Exercise:
The required output is the line with "Given the field G = (-2*y^3" through the final line of the entries, each one exactly as it stands.

### Data for review

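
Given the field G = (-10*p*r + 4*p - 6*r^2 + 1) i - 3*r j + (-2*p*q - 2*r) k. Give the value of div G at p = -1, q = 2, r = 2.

∂G₁/∂p = -10*r + 4
∂G₂/∂q = 0
∂G₃/∂r = -2
∇·G = -10*r + 2
At (-1, 2, 2): -18.

-18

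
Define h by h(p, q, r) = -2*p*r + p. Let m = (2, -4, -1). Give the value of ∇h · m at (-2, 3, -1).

2

∂h/∂p = -2*r + 1
∂h/∂q = 0
∂h/∂r = -2*p
∇h at (-2, 3, -1) = (3, 0, 4)
∇h · m = (3)(2) + (0)(-4) + (4)(-1) = 2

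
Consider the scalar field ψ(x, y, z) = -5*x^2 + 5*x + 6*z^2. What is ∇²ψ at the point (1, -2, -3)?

∂²ψ/∂x² = -10
∂²ψ/∂y² = 0
∂²ψ/∂z² = 12
∇²ψ = 2
At (1, -2, -3): 2.

2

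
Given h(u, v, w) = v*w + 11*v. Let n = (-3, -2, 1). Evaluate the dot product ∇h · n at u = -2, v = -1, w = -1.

-21

∂h/∂u = 0
∂h/∂v = w + 11
∂h/∂w = v
∇h at (-2, -1, -1) = (0, 10, -1)
∇h · n = (0)(-3) + (10)(-2) + (-1)(1) = -21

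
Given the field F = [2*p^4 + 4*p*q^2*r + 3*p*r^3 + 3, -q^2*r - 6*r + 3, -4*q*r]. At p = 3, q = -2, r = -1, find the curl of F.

(14, 75, -48)

(∇×F)₁ = ∂F₃/∂q − ∂F₂/∂r = q^2 - 4*r + 6
(∇×F)₂ = ∂F₁/∂r − ∂F₃/∂p = 4*p*q^2 + 9*p*r^2
(∇×F)₃ = ∂F₂/∂p − ∂F₁/∂q = -8*p*q*r
∇×F = (q^2 - 4*r + 6, 4*p*q^2 + 9*p*r^2, -8*p*q*r)
At (3, -2, -1): (14, 75, -48).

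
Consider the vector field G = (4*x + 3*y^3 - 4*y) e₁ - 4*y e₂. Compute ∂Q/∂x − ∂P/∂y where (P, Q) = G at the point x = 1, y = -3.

-77

∂G₂/∂x = 0
∂G₁/∂y = 9*y^2 - 4
Scalar curl = -9*y^2 + 4
At (1, -3): -77.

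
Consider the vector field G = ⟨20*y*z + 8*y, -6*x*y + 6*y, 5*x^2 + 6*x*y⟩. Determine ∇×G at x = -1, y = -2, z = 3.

(∇×G)₁ = ∂G₃/∂y − ∂G₂/∂z = 6*x
(∇×G)₂ = ∂G₁/∂z − ∂G₃/∂x = -10*x + 14*y
(∇×G)₃ = ∂G₂/∂x − ∂G₁/∂y = -6*y - 20*z - 8
∇×G = (6*x, -10*x + 14*y, -6*y - 20*z - 8)
At (-1, -2, 3): (-6, -18, -56).

(-6, -18, -56)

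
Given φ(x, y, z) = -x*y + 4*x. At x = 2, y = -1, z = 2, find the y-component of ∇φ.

-2

(∇φ)_2 = ∂φ/∂y = -x
At (2, -1, 2): -2.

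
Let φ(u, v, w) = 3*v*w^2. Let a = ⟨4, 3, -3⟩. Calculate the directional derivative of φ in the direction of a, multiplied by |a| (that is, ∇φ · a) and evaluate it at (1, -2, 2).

108

∂φ/∂u = 0
∂φ/∂v = 3*w^2
∂φ/∂w = 6*v*w
∇φ at (1, -2, 2) = (0, 12, -24)
∇φ · a = (0)(4) + (12)(3) + (-24)(-3) = 108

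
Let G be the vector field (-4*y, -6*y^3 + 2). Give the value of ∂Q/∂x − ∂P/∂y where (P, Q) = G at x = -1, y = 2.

∂G₂/∂x = 0
∂G₁/∂y = -4
Scalar curl = 4
At (-1, 2): 4.

4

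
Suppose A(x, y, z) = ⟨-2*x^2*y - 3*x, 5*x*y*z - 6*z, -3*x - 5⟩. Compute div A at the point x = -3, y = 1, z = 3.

∂A₁/∂x = -4*x*y - 3
∂A₂/∂y = 5*x*z
∂A₃/∂z = 0
∇·A = -4*x*y + 5*x*z - 3
At (-3, 1, 3): -36.

-36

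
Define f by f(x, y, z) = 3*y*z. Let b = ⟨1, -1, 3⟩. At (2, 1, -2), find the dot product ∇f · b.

15

∂f/∂x = 0
∂f/∂y = 3*z
∂f/∂z = 3*y
∇f at (2, 1, -2) = (0, -6, 3)
∇f · b = (0)(1) + (-6)(-1) + (3)(3) = 15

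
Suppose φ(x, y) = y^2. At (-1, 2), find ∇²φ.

∂²φ/∂x² = 0
∂²φ/∂y² = 2
∇²φ = 2
At (-1, 2): 2.

2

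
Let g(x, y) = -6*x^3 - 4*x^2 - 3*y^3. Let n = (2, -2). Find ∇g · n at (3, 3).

∂g/∂x = -18*x^2 - 8*x
∂g/∂y = -9*y^2
∇g at (3, 3) = (-186, -81)
∇g · n = (-186)(2) + (-81)(-2) = -210

-210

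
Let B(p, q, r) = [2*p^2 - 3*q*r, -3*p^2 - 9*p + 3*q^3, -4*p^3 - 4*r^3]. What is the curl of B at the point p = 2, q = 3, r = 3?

(0, 39, -12)

(∇×B)₁ = ∂B₃/∂q − ∂B₂/∂r = 0
(∇×B)₂ = ∂B₁/∂r − ∂B₃/∂p = 12*p^2 - 3*q
(∇×B)₃ = ∂B₂/∂p − ∂B₁/∂q = -6*p + 3*r - 9
∇×B = (0, 12*p^2 - 3*q, -6*p + 3*r - 9)
At (2, 3, 3): (0, 39, -12).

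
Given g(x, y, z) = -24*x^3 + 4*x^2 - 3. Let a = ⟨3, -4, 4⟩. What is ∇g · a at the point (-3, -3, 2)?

∂g/∂x = -72*x^2 + 8*x
∂g/∂y = 0
∂g/∂z = 0
∇g at (-3, -3, 2) = (-672, 0, 0)
∇g · a = (-672)(3) + (0)(-4) + (0)(4) = -2016

-2016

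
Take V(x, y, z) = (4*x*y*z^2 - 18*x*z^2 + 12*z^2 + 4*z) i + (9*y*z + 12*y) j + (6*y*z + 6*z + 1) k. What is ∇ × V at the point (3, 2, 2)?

(-6, -68, -48)

(∇×V)₁ = ∂V₃/∂y − ∂V₂/∂z = -9*y + 6*z
(∇×V)₂ = ∂V₁/∂z − ∂V₃/∂x = 8*x*y*z - 36*x*z + 24*z + 4
(∇×V)₃ = ∂V₂/∂x − ∂V₁/∂y = -4*x*z^2
∇×V = (-9*y + 6*z, 8*x*y*z - 36*x*z + 24*z + 4, -4*x*z^2)
At (3, 2, 2): (-6, -68, -48).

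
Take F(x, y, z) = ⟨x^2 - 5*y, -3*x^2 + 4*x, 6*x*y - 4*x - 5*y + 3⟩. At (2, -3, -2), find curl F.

(∇×F)₁ = ∂F₃/∂y − ∂F₂/∂z = 6*x - 5
(∇×F)₂ = ∂F₁/∂z − ∂F₃/∂x = -6*y + 4
(∇×F)₃ = ∂F₂/∂x − ∂F₁/∂y = -6*x + 9
∇×F = (6*x - 5, -6*y + 4, -6*x + 9)
At (2, -3, -2): (7, 22, -3).

(7, 22, -3)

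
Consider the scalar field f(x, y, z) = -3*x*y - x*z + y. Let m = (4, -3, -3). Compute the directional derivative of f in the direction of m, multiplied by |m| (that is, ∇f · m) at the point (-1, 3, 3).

∂f/∂x = -3*y - z
∂f/∂y = -3*x + 1
∂f/∂z = -x
∇f at (-1, 3, 3) = (-12, 4, 1)
∇f · m = (-12)(4) + (4)(-3) + (1)(-3) = -63

-63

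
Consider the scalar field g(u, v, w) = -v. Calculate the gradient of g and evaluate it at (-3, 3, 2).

∂g/∂u = 0
∂g/∂v = -1
∂g/∂w = 0
∇g = (0, -1, 0)
At (-3, 3, 2): (0, -1, 0).

(0, -1, 0)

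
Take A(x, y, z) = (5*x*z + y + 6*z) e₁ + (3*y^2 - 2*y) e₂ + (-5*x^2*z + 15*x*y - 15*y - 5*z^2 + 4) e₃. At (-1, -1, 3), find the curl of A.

(-30, -14, -1)

(∇×A)₁ = ∂A₃/∂y − ∂A₂/∂z = 15*x - 15
(∇×A)₂ = ∂A₁/∂z − ∂A₃/∂x = 10*x*z + 5*x - 15*y + 6
(∇×A)₃ = ∂A₂/∂x − ∂A₁/∂y = -1
∇×A = (15*x - 15, 10*x*z + 5*x - 15*y + 6, -1)
At (-1, -1, 3): (-30, -14, -1).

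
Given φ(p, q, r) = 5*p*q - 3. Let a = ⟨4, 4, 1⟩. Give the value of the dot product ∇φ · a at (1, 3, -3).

80

∂φ/∂p = 5*q
∂φ/∂q = 5*p
∂φ/∂r = 0
∇φ at (1, 3, -3) = (15, 5, 0)
∇φ · a = (15)(4) + (5)(4) + (0)(1) = 80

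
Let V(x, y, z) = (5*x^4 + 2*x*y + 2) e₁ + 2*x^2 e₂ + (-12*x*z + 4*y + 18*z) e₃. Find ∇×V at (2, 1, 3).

(∇×V)₁ = ∂V₃/∂y − ∂V₂/∂z = 4
(∇×V)₂ = ∂V₁/∂z − ∂V₃/∂x = 12*z
(∇×V)₃ = ∂V₂/∂x − ∂V₁/∂y = 2*x
∇×V = (4, 12*z, 2*x)
At (2, 1, 3): (4, 36, 4).

(4, 36, 4)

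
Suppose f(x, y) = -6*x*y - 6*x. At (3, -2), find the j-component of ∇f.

-18

(∇f)_2 = ∂f/∂y = -6*x
At (3, -2): -18.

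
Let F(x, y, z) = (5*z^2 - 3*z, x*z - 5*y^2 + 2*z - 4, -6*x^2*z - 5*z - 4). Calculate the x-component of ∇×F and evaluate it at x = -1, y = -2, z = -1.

-1

(∇×F)_1 = ∂F₃/∂y − ∂F₂/∂z
= 0 − (x + 2)
= -x - 2
At (-1, -2, -1): -1.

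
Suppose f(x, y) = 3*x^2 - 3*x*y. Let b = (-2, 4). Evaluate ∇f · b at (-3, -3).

∂f/∂x = 6*x - 3*y
∂f/∂y = -3*x
∇f at (-3, -3) = (-9, 9)
∇f · b = (-9)(-2) + (9)(4) = 54

54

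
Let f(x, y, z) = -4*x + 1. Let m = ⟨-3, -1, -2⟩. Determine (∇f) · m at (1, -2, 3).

12

∂f/∂x = -4
∂f/∂y = 0
∂f/∂z = 0
∇f at (1, -2, 3) = (-4, 0, 0)
∇f · m = (-4)(-3) + (0)(-1) + (0)(-2) = 12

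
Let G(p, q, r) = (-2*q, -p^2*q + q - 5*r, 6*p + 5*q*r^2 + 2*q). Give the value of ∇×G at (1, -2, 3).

(52, -6, 6)

(∇×G)₁ = ∂G₃/∂q − ∂G₂/∂r = 5*r^2 + 7
(∇×G)₂ = ∂G₁/∂r − ∂G₃/∂p = -6
(∇×G)₃ = ∂G₂/∂p − ∂G₁/∂q = -2*p*q + 2
∇×G = (5*r^2 + 7, -6, -2*p*q + 2)
At (1, -2, 3): (52, -6, 6).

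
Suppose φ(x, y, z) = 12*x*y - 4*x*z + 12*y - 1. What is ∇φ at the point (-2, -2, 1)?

(-28, -12, 8)

∂φ/∂x = 12*y - 4*z
∂φ/∂y = 12*x + 12
∂φ/∂z = -4*x
∇φ = (12*y - 4*z, 12*x + 12, -4*x)
At (-2, -2, 1): (-28, -12, 8).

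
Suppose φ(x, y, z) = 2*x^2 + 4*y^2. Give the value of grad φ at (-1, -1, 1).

∂φ/∂x = 4*x
∂φ/∂y = 8*y
∂φ/∂z = 0
∇φ = (4*x, 8*y, 0)
At (-1, -1, 1): (-4, -8, 0).

(-4, -8, 0)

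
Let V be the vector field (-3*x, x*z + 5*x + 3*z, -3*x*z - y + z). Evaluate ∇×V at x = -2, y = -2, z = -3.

(-2, -9, 2)

(∇×V)₁ = ∂V₃/∂y − ∂V₂/∂z = -x - 4
(∇×V)₂ = ∂V₁/∂z − ∂V₃/∂x = 3*z
(∇×V)₃ = ∂V₂/∂x − ∂V₁/∂y = z + 5
∇×V = (-x - 4, 3*z, z + 5)
At (-2, -2, -3): (-2, -9, 2).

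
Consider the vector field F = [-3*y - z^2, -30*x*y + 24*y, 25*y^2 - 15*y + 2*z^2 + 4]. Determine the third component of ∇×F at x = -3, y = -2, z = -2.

(∇×F)_3 = ∂F₂/∂x − ∂F₁/∂y
= -30*y − (-3)
= -30*y + 3
At (-3, -2, -2): 63.

63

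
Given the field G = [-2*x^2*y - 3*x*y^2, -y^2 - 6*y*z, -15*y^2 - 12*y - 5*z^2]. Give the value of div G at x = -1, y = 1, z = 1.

∂G₁/∂x = -4*x*y - 3*y^2
∂G₂/∂y = -2*y - 6*z
∂G₃/∂z = -10*z
∇·G = -4*x*y - 3*y^2 - 2*y - 16*z
At (-1, 1, 1): -17.

-17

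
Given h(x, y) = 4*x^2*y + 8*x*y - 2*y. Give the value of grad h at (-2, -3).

(24, -2)

∂h/∂x = 8*x*y + 8*y
∂h/∂y = 4*x^2 + 8*x - 2
∇h = (8*x*y + 8*y, 4*x^2 + 8*x - 2)
At (-2, -3): (24, -2).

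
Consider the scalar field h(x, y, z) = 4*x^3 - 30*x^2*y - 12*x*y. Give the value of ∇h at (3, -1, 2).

(300, -306, 0)

∂h/∂x = 12*x^2 - 60*x*y - 12*y
∂h/∂y = -30*x^2 - 12*x
∂h/∂z = 0
∇h = (12*x^2 - 60*x*y - 12*y, -30*x^2 - 12*x, 0)
At (3, -1, 2): (300, -306, 0).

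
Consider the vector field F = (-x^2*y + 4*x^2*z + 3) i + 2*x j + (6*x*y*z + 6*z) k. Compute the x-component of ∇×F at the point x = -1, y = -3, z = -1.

6

(∇×F)_1 = ∂F₃/∂y − ∂F₂/∂z
= 6*x*z − (0)
= 6*x*z
At (-1, -3, -1): 6.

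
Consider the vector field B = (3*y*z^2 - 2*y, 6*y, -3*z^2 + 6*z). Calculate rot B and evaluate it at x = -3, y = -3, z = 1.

(0, -18, -1)

(∇×B)₁ = ∂B₃/∂y − ∂B₂/∂z = 0
(∇×B)₂ = ∂B₁/∂z − ∂B₃/∂x = 6*y*z
(∇×B)₃ = ∂B₂/∂x − ∂B₁/∂y = -3*z^2 + 2
∇×B = (0, 6*y*z, -3*z^2 + 2)
At (-3, -3, 1): (0, -18, -1).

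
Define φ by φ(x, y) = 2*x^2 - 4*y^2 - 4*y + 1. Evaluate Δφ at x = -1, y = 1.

-4

∂²φ/∂x² = 4
∂²φ/∂y² = -8
∇²φ = -4
At (-1, 1): -4.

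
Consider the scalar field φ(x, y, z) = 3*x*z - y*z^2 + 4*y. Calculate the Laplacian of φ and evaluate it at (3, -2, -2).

∂²φ/∂x² = 0
∂²φ/∂y² = 0
∂²φ/∂z² = -2*y
∇²φ = -2*y
At (3, -2, -2): 4.

4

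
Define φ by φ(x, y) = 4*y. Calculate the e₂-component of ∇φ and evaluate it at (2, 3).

4

(∇φ)_2 = ∂φ/∂y = 4
At (2, 3): 4.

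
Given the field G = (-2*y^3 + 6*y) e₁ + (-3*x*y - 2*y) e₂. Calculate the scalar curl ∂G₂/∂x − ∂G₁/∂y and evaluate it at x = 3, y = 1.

-3

∂G₂/∂x = -3*y
∂G₁/∂y = -6*y^2 + 6
Scalar curl = 6*y^2 - 3*y - 6
At (3, 1): -3.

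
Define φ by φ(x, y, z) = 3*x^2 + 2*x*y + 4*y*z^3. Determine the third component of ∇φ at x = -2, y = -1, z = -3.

(∇φ)_3 = ∂φ/∂z = 12*y*z^2
At (-2, -1, -3): -108.

-108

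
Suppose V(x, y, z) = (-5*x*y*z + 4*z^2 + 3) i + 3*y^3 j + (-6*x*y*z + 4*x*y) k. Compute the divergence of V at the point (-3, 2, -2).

∂V₁/∂x = -5*y*z
∂V₂/∂y = 9*y^2
∂V₃/∂z = -6*x*y
∇·V = -6*x*y + 9*y^2 - 5*y*z
At (-3, 2, -2): 92.

92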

######

Exercise result:
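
Given the field G = (-2*y^3 + 6*y) e₁ + (-3*x*y - 2*y) e₂. Calculate the scalar curl ∂G₂/∂x − ∂G₁/∂y and evaluate it at x = 3, y = 1.

-3

∂G₂/∂x = -3*y
∂G₁/∂y = -6*y^2 + 6
Scalar curl = 6*y^2 - 3*y - 6
At (3, 1): -3.

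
Define φ by φ(x, y, z) = 3*x^2 + 2*x*y + 4*y*z^3. Determine the third component of ∇φ at x = -2, y = -1, z = -3.

(∇φ)_3 = ∂φ/∂z = 12*y*z^2
At (-2, -1, -3): -108.

-108

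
Suppose V(x, y, z) = (-5*x*y*z + 4*z^2 + 3) i + 3*y^3 j + (-6*x*y*z + 4*x*y) k. Compute the divergence of V at the point (-3, 2, -2).

∂V₁/∂x = -5*y*z
∂V₂/∂y = 9*y^2
∂V₃/∂z = -6*x*y
∇·V = -6*x*y + 9*y^2 - 5*y*z
At (-3, 2, -2): 92.

92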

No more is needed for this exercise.